Records for the exercise:
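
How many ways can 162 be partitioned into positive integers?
129913904637

p(n) counts ways to write n as a sum of positive integers (order ignored).
Euler's pentagonal recurrence: p(k) = p(k-1) + p(k-2) - p(k-5) - p(k-7) + p(k-12) + p(k-15) - ... (offsets j(3j∓1)/2, signs ++--, p(0)=1, p(<0)=0).
DP table for k = 0..161: p(0)=1, p(1)=1, p(2)=2, p(3)=3, p(4)=5, p(5)=7, p(6)=11, p(7)=15, p(8)=22, p(9)=30, p(10)=42, p(11)=56, p(12)=77, p(13)=101, p(14)=135, p(15)=176, p(16)=231, p(17)=297, p(18)=385, p(19)=490, p(20)=627, p(21)=792, p(22)=1002, p(23)=1255, p(24)=1575, p(25)=1958, p(26)=2436, p(27)=3010, p(28)=3718, p(29)=4565, p(30)=5604, p(31)=6842, p(32)=8349, p(33)=10143, p(34)=12310, p(35)=14883, p(36)=17977, p(37)=21637, p(38)=26015, p(39)=31185, p(40)=37338, p(41)=44583, p(42)=53174, p(43)=63261, p(44)=75175, p(45)=89134, p(46)=105558, p(47)=124754, p(48)=147273, p(49)=173525, p(50)=204226, p(51)=239943, p(52)=281589, p(53)=329931, p(54)=386155, p(55)=451276, p(56)=526823, p(57)=614154, p(58)=715220, p(59)=831820, p(60)=966467, p(61)=1121505, p(62)=1300156, p(63)=1505499, p(64)=1741630, p(65)=2012558, p(66)=2323520, p(67)=2679689, p(68)=3087735, p(69)=3554345, p(70)=4087968, p(71)=4697205, p(72)=5392783, p(73)=6185689, p(74)=7089500, p(75)=8118264, p(76)=9289091, p(77)=10619863, p(78)=12132164, p(79)=13848650, p(80)=15796476, p(81)=18004327, p(82)=20506255, p(83)=23338469, p(84)=26543660, p(85)=30167357, p(86)=34262962, p(87)=38887673, p(88)=44108109, p(89)=49995925, p(90)=56634173, p(91)=64112359, p(92)=72533807, p(93)=82010177, p(94)=92669720, p(95)=104651419, p(96)=118114304, p(97)=133230930, p(98)=150198136, p(99)=169229875, p(100)=190569292, p(101)=214481126, p(102)=241265379, p(103)=271248950, p(104)=304801365, p(105)=342325709, p(106)=384276336, p(107)=431149389, p(108)=483502844, p(109)=541946240, p(110)=607163746, p(111)=679903203, p(112)=761002156, p(113)=851376628, p(114)=952050665, p(115)=1064144451, p(116)=1188908248, p(117)=1327710076, p(118)=1482074143, p(119)=1653668665, p(120)=1844349560, p(121)=2056148051, p(122)=2291320912, p(123)=2552338241, p(124)=2841940500, p(125)=3163127352, p(126)=3519222692, p(127)=3913864295, p(128)=4351078600, p(129)=4835271870, p(130)=5371315400, p(131)=5964539504, p(132)=6620830889, p(133)=7346629512, p(134)=8149040695, p(135)=9035836076, p(136)=10015581680, p(137)=11097645016, p(138)=12292341831, p(139)=13610949895, p(140)=15065878135, p(141)=16670689208, p(142)=18440293320, p(143)=20390982757, p(144)=22540654445, p(145)=24908858009, p(146)=27517052599, p(147)=30388671978, p(148)=33549419497, p(149)=37027355200, p(150)=40853235313, p(151)=45060624582, p(152)=49686288421, p(153)=54770336324, p(154)=60356673280, p(155)=66493182097, p(156)=73232243759, p(157)=80630964769, p(158)=88751778802, p(159)=97662728555, p(160)=107438159466, p(161)=118159068427.
Final step: p(162) = p(161) + p(160) - p(157) - p(155) + p(150) + p(147) - p(140) - p(136) + p(127) + p(122) - p(111) - p(105) + p(92) + p(85) - p(70) - p(62) + p(45) + p(36) - p(17) - p(7)
= 118159068427 + 107438159466 - 80630964769 - 66493182097 + 40853235313 + 30388671978 - 15065878135 - 10015581680 + 3913864295 + 2291320912 - 679903203 - 342325709 + 72533807 + 30167357 - 4087968 - 1300156 + 89134 + 17977 - 297 - 15
= 129913904637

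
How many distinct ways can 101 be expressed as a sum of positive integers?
214481126

p(n) counts ways to write n as a sum of positive integers (order ignored).
Euler's pentagonal recurrence: p(k) = p(k-1) + p(k-2) - p(k-5) - p(k-7) + p(k-12) + p(k-15) - ... (offsets j(3j∓1)/2, signs ++--, p(0)=1, p(<0)=0).
DP table for k = 0..100: p(0)=1, p(1)=1, p(2)=2, p(3)=3, p(4)=5, p(5)=7, p(6)=11, p(7)=15, p(8)=22, p(9)=30, p(10)=42, p(11)=56, p(12)=77, p(13)=101, p(14)=135, p(15)=176, p(16)=231, p(17)=297, p(18)=385, p(19)=490, p(20)=627, p(21)=792, p(22)=1002, p(23)=1255, p(24)=1575, p(25)=1958, p(26)=2436, p(27)=3010, p(28)=3718, p(29)=4565, p(30)=5604, p(31)=6842, p(32)=8349, p(33)=10143, p(34)=12310, p(35)=14883, p(36)=17977, p(37)=21637, p(38)=26015, p(39)=31185, p(40)=37338, p(41)=44583, p(42)=53174, p(43)=63261, p(44)=75175, p(45)=89134, p(46)=105558, p(47)=124754, p(48)=147273, p(49)=173525, p(50)=204226, p(51)=239943, p(52)=281589, p(53)=329931, p(54)=386155, p(55)=451276, p(56)=526823, p(57)=614154, p(58)=715220, p(59)=831820, p(60)=966467, p(61)=1121505, p(62)=1300156, p(63)=1505499, p(64)=1741630, p(65)=2012558, p(66)=2323520, p(67)=2679689, p(68)=3087735, p(69)=3554345, p(70)=4087968, p(71)=4697205, p(72)=5392783, p(73)=6185689, p(74)=7089500, p(75)=8118264, p(76)=9289091, p(77)=10619863, p(78)=12132164, p(79)=13848650, p(80)=15796476, p(81)=18004327, p(82)=20506255, p(83)=23338469, p(84)=26543660, p(85)=30167357, p(86)=34262962, p(87)=38887673, p(88)=44108109, p(89)=49995925, p(90)=56634173, p(91)=64112359, p(92)=72533807, p(93)=82010177, p(94)=92669720, p(95)=104651419, p(96)=118114304, p(97)=133230930, p(98)=150198136, p(99)=169229875, p(100)=190569292.
Final step: p(101) = p(100) + p(99) - p(96) - p(94) + p(89) + p(86) - p(79) - p(75) + p(66) + p(61) - p(50) - p(44) + p(31) + p(24) - p(9) - p(1)
= 190569292 + 169229875 - 118114304 - 92669720 + 49995925 + 34262962 - 13848650 - 8118264 + 2323520 + 1121505 - 204226 - 75175 + 6842 + 1575 - 30 - 1
= 214481126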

What is required: Whenever the word "positive" occurs in a line above, copy that line.

Solution:
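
How many ways can 162 be partitioned into positive integers?
p(n) counts ways to write n as a sum of positive integers (order ignored).
How many distinct ways can 101 be expressed as a sum of positive integers?
p(n) counts ways to write n as a sum of positive integers (order ignored).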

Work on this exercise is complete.